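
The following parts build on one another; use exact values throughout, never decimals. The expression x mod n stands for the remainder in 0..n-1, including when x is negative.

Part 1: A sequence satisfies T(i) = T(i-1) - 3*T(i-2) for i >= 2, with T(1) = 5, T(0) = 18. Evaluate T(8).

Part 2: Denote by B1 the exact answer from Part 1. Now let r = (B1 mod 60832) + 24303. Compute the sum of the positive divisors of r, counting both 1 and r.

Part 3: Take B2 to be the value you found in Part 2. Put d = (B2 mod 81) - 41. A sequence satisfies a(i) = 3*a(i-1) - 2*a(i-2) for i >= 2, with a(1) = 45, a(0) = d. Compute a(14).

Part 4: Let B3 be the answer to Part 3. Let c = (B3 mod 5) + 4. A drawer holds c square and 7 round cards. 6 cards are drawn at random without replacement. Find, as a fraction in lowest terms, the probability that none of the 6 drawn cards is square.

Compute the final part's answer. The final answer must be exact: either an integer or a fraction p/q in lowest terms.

Part 1: T(2) = 1*(5) - 3*(18) = -49; iterating: T(2)=-49, T(3)=-64, T(4)=83, T(5)=275, T(6)=26, T(7)=-799, T(8)=-877; answer -877
Part 2: B1 = -877; r = 84258; 84258 = 2 * 3^2 * 31 * 151; sigma = (1 + 2) * (1 + 3 + 9) * (1 + 31) * (1 + 151) = 3 * 13 * 32 * 152 = 189696; answer 189696
Part 3: B2 = 189696; d = 34; a(2) = 3*(45) - 2*(34) = 67; iterating: a(2)=67, a(3)=111, a(4)=199, a(5)=375, a(6)=727, a(7)=1431, a(8)=2839, a(9)=5655, a(10)=11287, a(11)=22551, a(12)=45079, a(13)=90135, a(14)=180247; answer 180247
Part 4: B3 = 180247; c = 6; total draws C(13,6) = 1716; favorable C(7,6) = 7; P = 7/1716; answer 7/1716

7/1716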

§ Problem details
What lines in the data include the string "sequence"? Copy each one.

§ Answer to this problem
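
Part 1: A sequence satisfies T(i) = T(i-1) - 3*T(i-2) for i >= 2, with T(1) = 5, T(0) = 18. Evaluate T(8).
Part 3: Take B2 to be the value you found in Part 2. Put d = (B2 mod 81) - 41. A sequence satisfies a(i) = 3*a(i-1) - 2*a(i-2) for i >= 2, with a(1) = 45, a(0) = d. Compute a(14).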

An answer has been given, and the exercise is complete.